⟨
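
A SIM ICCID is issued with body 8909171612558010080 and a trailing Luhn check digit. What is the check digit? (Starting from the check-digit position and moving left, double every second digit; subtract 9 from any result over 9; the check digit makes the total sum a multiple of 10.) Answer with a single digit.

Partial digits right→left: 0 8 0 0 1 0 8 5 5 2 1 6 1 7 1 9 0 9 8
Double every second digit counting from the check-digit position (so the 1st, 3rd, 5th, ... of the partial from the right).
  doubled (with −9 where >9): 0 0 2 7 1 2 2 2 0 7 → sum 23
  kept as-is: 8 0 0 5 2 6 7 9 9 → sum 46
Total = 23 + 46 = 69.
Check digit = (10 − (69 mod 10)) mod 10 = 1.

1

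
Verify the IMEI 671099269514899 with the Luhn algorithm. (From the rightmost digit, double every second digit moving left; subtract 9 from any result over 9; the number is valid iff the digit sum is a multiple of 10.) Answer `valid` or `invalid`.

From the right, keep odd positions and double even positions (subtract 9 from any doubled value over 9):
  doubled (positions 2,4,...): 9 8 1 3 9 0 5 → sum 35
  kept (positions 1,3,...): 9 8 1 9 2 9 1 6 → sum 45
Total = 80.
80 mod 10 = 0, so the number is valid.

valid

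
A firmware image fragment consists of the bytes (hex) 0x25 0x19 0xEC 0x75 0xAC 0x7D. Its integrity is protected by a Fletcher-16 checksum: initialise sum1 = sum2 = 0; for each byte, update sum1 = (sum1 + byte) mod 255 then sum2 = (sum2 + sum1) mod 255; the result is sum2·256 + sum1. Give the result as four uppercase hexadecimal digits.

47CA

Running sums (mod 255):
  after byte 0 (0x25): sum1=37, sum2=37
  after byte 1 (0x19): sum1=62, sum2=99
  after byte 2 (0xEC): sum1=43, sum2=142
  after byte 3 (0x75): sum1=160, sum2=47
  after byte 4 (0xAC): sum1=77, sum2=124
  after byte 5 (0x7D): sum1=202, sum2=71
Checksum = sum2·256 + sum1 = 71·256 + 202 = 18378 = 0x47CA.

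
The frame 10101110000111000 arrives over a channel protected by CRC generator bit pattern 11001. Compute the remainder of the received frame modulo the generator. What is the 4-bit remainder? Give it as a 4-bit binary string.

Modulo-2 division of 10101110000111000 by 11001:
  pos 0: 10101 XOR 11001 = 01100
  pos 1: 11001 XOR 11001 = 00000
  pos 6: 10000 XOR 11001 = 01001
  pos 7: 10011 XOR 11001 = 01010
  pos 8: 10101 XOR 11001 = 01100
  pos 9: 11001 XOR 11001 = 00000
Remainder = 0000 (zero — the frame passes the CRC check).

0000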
⟩
[Your instructions]: With the line that contains "The frame 10101110000111000" as your start, reproduce the data above exactly through its last line, and nothing before that start.

[Written solution]:
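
The frame 10101110000111000 arrives over a channel protected by CRC generator bit pattern 11001. Compute the remainder of the received frame modulo the generator. What is the 4-bit remainder? Give it as a 4-bit binary string.

Modulo-2 division of 10101110000111000 by 11001:
  pos 0: 10101 XOR 11001 = 01100
  pos 1: 11001 XOR 11001 = 00000
  pos 6: 10000 XOR 11001 = 01001
  pos 7: 10011 XOR 11001 = 01010
  pos 8: 10101 XOR 11001 = 01100
  pos 9: 11001 XOR 11001 = 00000
Remainder = 0000 (zero — the frame passes the CRC check).

0000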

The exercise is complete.